### Given records

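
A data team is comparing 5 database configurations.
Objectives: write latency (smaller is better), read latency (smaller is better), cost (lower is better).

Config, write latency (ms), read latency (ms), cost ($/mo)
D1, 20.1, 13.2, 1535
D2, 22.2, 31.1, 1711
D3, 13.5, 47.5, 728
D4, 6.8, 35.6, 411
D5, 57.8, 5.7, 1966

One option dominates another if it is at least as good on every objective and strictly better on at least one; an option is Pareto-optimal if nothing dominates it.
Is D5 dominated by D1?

No

D1 vs D5: D1 is worse on read latency (13.2 vs 5.7), so it does not dominate D5.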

### Instructions for the task
Please return the full set of records exactly as given above.

### Result of the task
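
A data team is comparing 5 database configurations.
Objectives: write latency (smaller is better), read latency (smaller is better), cost (lower is better).

Config, write latency (ms), read latency (ms), cost ($/mo)
D1, 20.1, 13.2, 1535
D2, 22.2, 31.1, 1711
D3, 13.5, 47.5, 728
D4, 6.8, 35.6, 411
D5, 57.8, 5.7, 1966

One option dominates another if it is at least as good on every objective and strictly better on at least one; an option is Pareto-optimal if nothing dominates it.
Is D5 dominated by D1?

No

D1 vs D5: D1 is worse on read latency (13.2 vs 5.7), so it does not dominate D5.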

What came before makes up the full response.